[Stored data entries]
==================================================

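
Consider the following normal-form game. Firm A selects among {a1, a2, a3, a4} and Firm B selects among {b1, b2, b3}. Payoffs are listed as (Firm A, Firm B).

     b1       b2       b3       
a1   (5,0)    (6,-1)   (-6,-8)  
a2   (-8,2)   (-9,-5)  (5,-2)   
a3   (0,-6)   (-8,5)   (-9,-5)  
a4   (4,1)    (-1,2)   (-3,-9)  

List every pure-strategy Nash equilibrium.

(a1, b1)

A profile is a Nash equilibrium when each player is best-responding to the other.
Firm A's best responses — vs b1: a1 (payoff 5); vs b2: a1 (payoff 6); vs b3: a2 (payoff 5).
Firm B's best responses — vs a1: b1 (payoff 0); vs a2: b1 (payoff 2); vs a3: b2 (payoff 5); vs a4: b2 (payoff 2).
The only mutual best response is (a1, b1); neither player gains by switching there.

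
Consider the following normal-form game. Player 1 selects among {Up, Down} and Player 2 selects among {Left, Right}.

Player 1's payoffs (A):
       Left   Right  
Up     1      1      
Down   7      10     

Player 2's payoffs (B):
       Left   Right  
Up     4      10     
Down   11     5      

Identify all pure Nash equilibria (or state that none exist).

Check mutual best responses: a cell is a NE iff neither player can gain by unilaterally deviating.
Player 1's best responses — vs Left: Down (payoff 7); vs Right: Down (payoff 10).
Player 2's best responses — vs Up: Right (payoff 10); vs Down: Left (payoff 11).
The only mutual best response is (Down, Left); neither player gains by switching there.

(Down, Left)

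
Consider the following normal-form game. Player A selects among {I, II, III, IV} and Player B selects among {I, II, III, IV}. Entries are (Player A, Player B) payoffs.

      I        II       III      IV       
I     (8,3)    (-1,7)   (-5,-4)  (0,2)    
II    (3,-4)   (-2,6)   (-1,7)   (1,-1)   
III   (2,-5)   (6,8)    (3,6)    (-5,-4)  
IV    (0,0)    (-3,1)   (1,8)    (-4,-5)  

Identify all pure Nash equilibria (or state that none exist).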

==================================================

EXERCISE GOAL
Render the whole set of entries again, exactly as given.

TASK ANSWER
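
Consider the following normal-form game. Firm A selects among {a1, a2, a3, a4} and Firm B selects among {b1, b2, b3}. Payoffs are listed as (Firm A, Firm B).

     b1       b2       b3       
a1   (5,0)    (6,-1)   (-6,-8)  
a2   (-8,2)   (-9,-5)  (5,-2)   
a3   (0,-6)   (-8,5)   (-9,-5)  
a4   (4,1)    (-1,2)   (-3,-9)  

List every pure-strategy Nash equilibrium.

(a1, b1)

A profile is a Nash equilibrium when each player is best-responding to the other.
Firm A's best responses — vs b1: a1 (payoff 5); vs b2: a1 (payoff 6); vs b3: a2 (payoff 5).
Firm B's best responses — vs a1: b1 (payoff 0); vs a2: b1 (payoff 2); vs a3: b2 (payoff 5); vs a4: b2 (payoff 2).
The only mutual best response is (a1, b1); neither player gains by switching there.

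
Consider the following normal-form game. Player 1 selects among {Up, Down} and Player 2 selects among {Left, Right}.

Player 1's payoffs (A):
       Left   Right  
Up     1      1      
Down   7      10     

Player 2's payoffs (B):
       Left   Right  
Up     4      10     
Down   11     5      

Identify all pure Nash equilibria (or state that none exist).

Check mutual best responses: a cell is a NE iff neither player can gain by unilaterally deviating.
Player 1's best responses — vs Left: Down (payoff 7); vs Right: Down (payoff 10).
Player 2's best responses — vs Up: Right (payoff 10); vs Down: Left (payoff 11).
The only mutual best response is (Down, Left); neither player gains by switching there.

(Down, Left)

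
Consider the following normal-form game. Player A selects among {I, II, III, IV} and Player B selects among {I, II, III, IV}. Entries are (Player A, Player B) payoffs.

      I        II       III      IV       
I     (8,3)    (-1,7)   (-5,-4)  (0,2)    
II    (3,-4)   (-2,6)   (-1,7)   (1,-1)   
III   (2,-5)   (6,8)    (3,6)    (-5,-4)  
IV    (0,0)    (-3,1)   (1,8)    (-4,-5)  

Identify all pure Nash equilibria (or state that none exist).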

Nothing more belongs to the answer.